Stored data
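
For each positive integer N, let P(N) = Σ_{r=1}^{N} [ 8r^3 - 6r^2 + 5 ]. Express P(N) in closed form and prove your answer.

We claim P(N) = N(2N^3 + 2N^2 - N + 4) for all N ≥ 1.
For the base case N = 1: P(1) = 7, and the closed form gives 7. They agree.
Inductive step: suppose the statement holds for some r ≥ 1, so P(r) = r(2r^3 + 2r^2 - r + 4).
Then P(r+1) = P(r) + (8(r + 1)^3 - 6(r + 1)^2 + 5) = (r(2r^3 + 2r^2 - r + 4)) + (8(r + 1)^3 - 6(r + 1)^2 + 5).
Simplifying, P(r+1) = (r + 1)(2r^3 + 8r^2 + 9r + 7) = (r+1)(2(r+1)^3 + 2(r+1)^2 - (r+1) + 4),
which is the closed form with N = r+1.
This completes the induction.

P(N) = N(2N^3 + 2N^2 - N + 4)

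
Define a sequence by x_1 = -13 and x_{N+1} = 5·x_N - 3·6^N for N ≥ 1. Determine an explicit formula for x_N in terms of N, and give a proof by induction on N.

x_N = 5^N - 3·6^N

Computing the first terms: x_1 = -13, x_2 = -83, x_3 = -523. This suggests x_N = 5^N - 3·6^N.
For the base case N = 1: the formula gives -13 = -13 = x_1.
Inductive step: assume the claim holds for N = j, so x_j = 5^j - 3·6^j.
Then x_{j+1} = 5·x_j - 3·6^j = 5·(5^j - 3·6^j) - 3·6^j = 5^(j + 1) - 3·6^(j + 1),
which is the claimed formula at N = j+1.
By the principle of mathematical induction, the result holds for all N ≥ 1.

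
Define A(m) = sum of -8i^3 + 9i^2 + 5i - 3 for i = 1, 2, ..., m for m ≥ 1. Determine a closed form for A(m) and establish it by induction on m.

We claim A(m) = -m(2m^3 + m^2 - 5m - 1) for all m ≥ 1.
When m = 1: A(1) = 3, and the closed form gives 3. They agree.
Inductive step: suppose the statement holds for some i ≥ 1, so A(i) = i(-2i^3 - i^2 + 5i + 1).
Then A(i+1) = A(i) + (-8i^3 - 15i^2 - i + 3) = (i(-2i^3 - i^2 + 5i + 1)) + (-8i^3 - 15i^2 - i + 3).
Simplifying, A(i+1) = -(i + 1)(2i^3 + 7i^2 + 3i - 3) = -(i+1)(2(i+1)^3 + (i+1)^2 - 5(i+1) - 1),
which is the closed form with m = i+1.
This completes the induction.

A(m) = -m(2m^3 + m^2 - 5m - 1)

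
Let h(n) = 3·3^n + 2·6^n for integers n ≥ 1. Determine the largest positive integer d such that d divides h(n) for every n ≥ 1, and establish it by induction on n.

Computing the first values: h(1) = 21 and h(2) = 99; gcd(21, 99) = 3, so d ≤ 3.
We prove 3 | 3·3^n + 2·6^n for all n ≥ 1 by induction on n.
Base step (n = 1): h(1) = 21 = 3·(7), so 3 | h(1).
Suppose the result is true for n = i, i.e. 3 | h(i). Then
h(i+1) − 6·h(i) = (3·3^(i+1) + 2·6^(i+1)) − 6·(3·3^i + 2·6^i) = (3)·3^i·(3 − 6) = (-9)·3^i. Since 3 | h(i) by the inductive hypothesis, 3 | 6·h(i); and 3 | -9 since -9 = 3·-3. Therefore 3 | h(i+1).
Hence, by induction on n, the claim holds for every n ≥ 1.
Therefore the largest such d is 3.

d = 3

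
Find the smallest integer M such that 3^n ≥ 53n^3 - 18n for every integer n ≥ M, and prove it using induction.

At n = 9: 19683 < 38475, so the inequality fails and M ≥ 10. We prove 3^n ≥ 53n^3 - 18n for all n ≥ 10.
Base step (n = 10): 3^n = 59049 and 53n^3 - 18n = 52820, so 59049 ≥ 52820.
For the inductive step, assume it holds for an arbitrary p ≥ 10, so 3^p ≥ 53p^3 - 18p.
Then 3^(p + 1) = 3·(3^p) ≥ 3·(53p^3 - 18p).
Also, for p ≥ 10 we have 3·(53p^3 - 18p) ≥ 53(p+1)^3 - 18(p+1), since 3·(53p^3 - 18p) − (53(p+1)^3 - 18(p+1)) = 106p^3 - 159p^2 - 195p - 35, which is nonnegative for all p ≥ 10.
Combining, 3^(p + 1) ≥ 53(p+1)^3 - 18(p+1).
Hence, by induction on n, the claim holds for every n ≥ 10.
Hence the smallest such M is 10.

M = 10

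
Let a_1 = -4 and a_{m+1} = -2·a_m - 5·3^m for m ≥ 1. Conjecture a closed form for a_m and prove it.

Computing the first terms: a_1 = -4, a_2 = -7, a_3 = -31. This suggests a_m = -(-2)^(m - 1) - 3^m.
For the base case m = 1: the formula gives -4 = -4 = a_1.
Inductive step: suppose the statement holds for some i ≥ 1, so a_i = -(-2)^(i - 1) - 3^i.
Then a_{i+1} = -2·a_i - 5·3^i = -2·(-(-2)^(i - 1) - 3^i) - 5·3^i = -(-2)^i - 3^(i + 1) = -(-2)^((i+1) - 1) - 3^(i+1),
which is the claimed formula at m = i+1.
Hence, by induction on m, the claim holds for every m ≥ 1.

a_m = -(-2)^(m - 1) - 3^m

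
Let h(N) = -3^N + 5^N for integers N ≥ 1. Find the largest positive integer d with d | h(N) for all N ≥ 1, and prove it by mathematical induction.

d = 2

Computing the first values: h(1) = 2 and h(2) = 16; gcd(2, 16) = 2, so d ≤ 2.
We prove 2 | -3^N + 5^N for all N ≥ 1 by induction on N.
Base case (N = 1): h(1) = 2 = 2·(1), so 2 | h(1).
For the inductive step, assume it holds for an arbitrary p ≥ 1, i.e. 2 | h(p). Then
5^{p+1} − 3^{p+1} = 5·5^p − 3·3^p = 5·(5^p − 3^p) + (2)·3^p. The first term is divisible by 2 by the inductive hypothesis, and the second term (2)·3^p is divisible by 2 since 2 | 2. Hence 2 | h(p+1).
This completes the induction.
Therefore the largest such d is 2.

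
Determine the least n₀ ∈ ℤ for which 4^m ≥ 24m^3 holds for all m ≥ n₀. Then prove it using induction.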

## Work item
Copy out the records once more, exactly as they are written.

## Solved exercise
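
For each positive integer N, let P(N) = Σ_{r=1}^{N} [ 8r^3 - 6r^2 + 5 ]. Express P(N) in closed form and prove your answer.

We claim P(N) = N(2N^3 + 2N^2 - N + 4) for all N ≥ 1.
For the base case N = 1: P(1) = 7, and the closed form gives 7. They agree.
Inductive step: suppose the statement holds for some r ≥ 1, so P(r) = r(2r^3 + 2r^2 - r + 4).
Then P(r+1) = P(r) + (8(r + 1)^3 - 6(r + 1)^2 + 5) = (r(2r^3 + 2r^2 - r + 4)) + (8(r + 1)^3 - 6(r + 1)^2 + 5).
Simplifying, P(r+1) = (r + 1)(2r^3 + 8r^2 + 9r + 7) = (r+1)(2(r+1)^3 + 2(r+1)^2 - (r+1) + 4),
which is the closed form with N = r+1.
This completes the induction.

P(N) = N(2N^3 + 2N^2 - N + 4)

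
Define a sequence by x_1 = -13 and x_{N+1} = 5·x_N - 3·6^N for N ≥ 1. Determine an explicit formula for x_N in terms of N, and give a proof by induction on N.

x_N = 5^N - 3·6^N

Computing the first terms: x_1 = -13, x_2 = -83, x_3 = -523. This suggests x_N = 5^N - 3·6^N.
For the base case N = 1: the formula gives -13 = -13 = x_1.
Inductive step: assume the claim holds for N = j, so x_j = 5^j - 3·6^j.
Then x_{j+1} = 5·x_j - 3·6^j = 5·(5^j - 3·6^j) - 3·6^j = 5^(j + 1) - 3·6^(j + 1),
which is the claimed formula at N = j+1.
By the principle of mathematical induction, the result holds for all N ≥ 1.

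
Define A(m) = sum of -8i^3 + 9i^2 + 5i - 3 for i = 1, 2, ..., m for m ≥ 1. Determine a closed form for A(m) and establish it by induction on m.

We claim A(m) = -m(2m^3 + m^2 - 5m - 1) for all m ≥ 1.
When m = 1: A(1) = 3, and the closed form gives 3. They agree.
Inductive step: suppose the statement holds for some i ≥ 1, so A(i) = i(-2i^3 - i^2 + 5i + 1).
Then A(i+1) = A(i) + (-8i^3 - 15i^2 - i + 3) = (i(-2i^3 - i^2 + 5i + 1)) + (-8i^3 - 15i^2 - i + 3).
Simplifying, A(i+1) = -(i + 1)(2i^3 + 7i^2 + 3i - 3) = -(i+1)(2(i+1)^3 + (i+1)^2 - 5(i+1) - 1),
which is the closed form with m = i+1.
This completes the induction.

A(m) = -m(2m^3 + m^2 - 5m - 1)

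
Let h(n) = 3·3^n + 2·6^n for integers n ≥ 1. Determine the largest positive integer d such that d divides h(n) for every n ≥ 1, and establish it by induction on n.

Computing the first values: h(1) = 21 and h(2) = 99; gcd(21, 99) = 3, so d ≤ 3.
We prove 3 | 3·3^n + 2·6^n for all n ≥ 1 by induction on n.
Base step (n = 1): h(1) = 21 = 3·(7), so 3 | h(1).
Suppose the result is true for n = i, i.e. 3 | h(i). Then
h(i+1) − 6·h(i) = (3·3^(i+1) + 2·6^(i+1)) − 6·(3·3^i + 2·6^i) = (3)·3^i·(3 − 6) = (-9)·3^i. Since 3 | h(i) by the inductive hypothesis, 3 | 6·h(i); and 3 | -9 since -9 = 3·-3. Therefore 3 | h(i+1).
Hence, by induction on n, the claim holds for every n ≥ 1.
Therefore the largest such d is 3.

d = 3

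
Find the smallest integer M such that 3^n ≥ 53n^3 - 18n for every integer n ≥ M, and prove it using induction.

At n = 9: 19683 < 38475, so the inequality fails and M ≥ 10. We prove 3^n ≥ 53n^3 - 18n for all n ≥ 10.
Base step (n = 10): 3^n = 59049 and 53n^3 - 18n = 52820, so 59049 ≥ 52820.
For the inductive step, assume it holds for an arbitrary p ≥ 10, so 3^p ≥ 53p^3 - 18p.
Then 3^(p + 1) = 3·(3^p) ≥ 3·(53p^3 - 18p).
Also, for p ≥ 10 we have 3·(53p^3 - 18p) ≥ 53(p+1)^3 - 18(p+1), since 3·(53p^3 - 18p) − (53(p+1)^3 - 18(p+1)) = 106p^3 - 159p^2 - 195p - 35, which is nonnegative for all p ≥ 10.
Combining, 3^(p + 1) ≥ 53(p+1)^3 - 18(p+1).
Hence, by induction on n, the claim holds for every n ≥ 10.
Hence the smallest such M is 10.

M = 10

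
Let a_1 = -4 and a_{m+1} = -2·a_m - 5·3^m for m ≥ 1. Conjecture a closed form for a_m and prove it.

Computing the first terms: a_1 = -4, a_2 = -7, a_3 = -31. This suggests a_m = -(-2)^(m - 1) - 3^m.
For the base case m = 1: the formula gives -4 = -4 = a_1.
Inductive step: suppose the statement holds for some i ≥ 1, so a_i = -(-2)^(i - 1) - 3^i.
Then a_{i+1} = -2·a_i - 5·3^i = -2·(-(-2)^(i - 1) - 3^i) - 5·3^i = -(-2)^i - 3^(i + 1) = -(-2)^((i+1) - 1) - 3^(i+1),
which is the claimed formula at m = i+1.
Hence, by induction on m, the claim holds for every m ≥ 1.

a_m = -(-2)^(m - 1) - 3^m

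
Let h(N) = -3^N + 5^N for integers N ≥ 1. Find the largest positive integer d with d | h(N) for all N ≥ 1, and prove it by mathematical induction.

d = 2

Computing the first values: h(1) = 2 and h(2) = 16; gcd(2, 16) = 2, so d ≤ 2.
We prove 2 | -3^N + 5^N for all N ≥ 1 by induction on N.
Base case (N = 1): h(1) = 2 = 2·(1), so 2 | h(1).
For the inductive step, assume it holds for an arbitrary p ≥ 1, i.e. 2 | h(p). Then
5^{p+1} − 3^{p+1} = 5·5^p − 3·3^p = 5·(5^p − 3^p) + (2)·3^p. The first term is divisible by 2 by the inductive hypothesis, and the second term (2)·3^p is divisible by 2 since 2 | 2. Hence 2 | h(p+1).
This completes the induction.
Therefore the largest such d is 2.

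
Determine the least n₀ ∈ ℤ for which 4^m ≥ 24m^3 holds for all m ≥ n₀. Then prove it using induction.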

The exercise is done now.